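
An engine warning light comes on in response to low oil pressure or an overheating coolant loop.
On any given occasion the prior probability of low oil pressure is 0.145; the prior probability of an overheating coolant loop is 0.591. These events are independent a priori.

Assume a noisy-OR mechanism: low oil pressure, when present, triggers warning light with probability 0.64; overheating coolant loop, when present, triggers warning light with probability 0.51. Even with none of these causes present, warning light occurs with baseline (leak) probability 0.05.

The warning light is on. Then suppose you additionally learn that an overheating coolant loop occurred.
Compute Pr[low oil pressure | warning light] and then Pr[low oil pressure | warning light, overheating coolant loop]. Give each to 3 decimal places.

Under noisy-OR, P(warning light | causes) = 1 − (1−0.05)·∏(1−qᵢ) over the active causes.
Sum P(warning light|·) weighted by the priors over the 4 (low oil pressure, overheating coolant loop) configurations:
  P(warning light) = 0.05*0.855*0.409 + 0.5345*0.855*0.591 + 0.658*0.145*0.409 + 0.83242*0.145*0.591
        = 0.017485 + 0.270086 + 0.039023 + 0.071334 = 0.397928
Configurations with low oil pressure contribute 0.110357, so
  P(low oil pressure | warning light) = 0.110357 / 0.397928 ≈ 0.277

Now also conditioning on overheating coolant loop=true:
P(warning light | overheating coolant loop) = 0.5345×0.855 + 0.83242×0.145 = 0.456997 + 0.120701 = 0.577698
Restricting to configurations with low oil pressure present: 0.83242×0.145 = 0.120701.
So P(low oil pressure | warning light, overheating coolant loop) = 0.120701/0.577698 ≈ 0.209.
The drop from 0.277 to 0.209 is the explaining-away (discounting) effect.

Pr[low oil pressure | warning light] ≈ 0.277; Pr[low oil pressure | warning light, overheating coolant loop] ≈ 0.209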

▶ WHAT TO PRODUCE:
From the records above, return each line where "probability" occurs.

▶ RESULT BELOW:
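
On any given occasion the prior probability of low oil pressure is 0.145; the prior probability of an overheating coolant loop is 0.591. These events are independent a priori.
Assume a noisy-OR mechanism: low oil pressure, when present, triggers warning light with probability 0.64; overheating coolant loop, when present, triggers warning light with probability 0.51. Even with none of these causes present, warning light occurs with baseline (leak) probability 0.05.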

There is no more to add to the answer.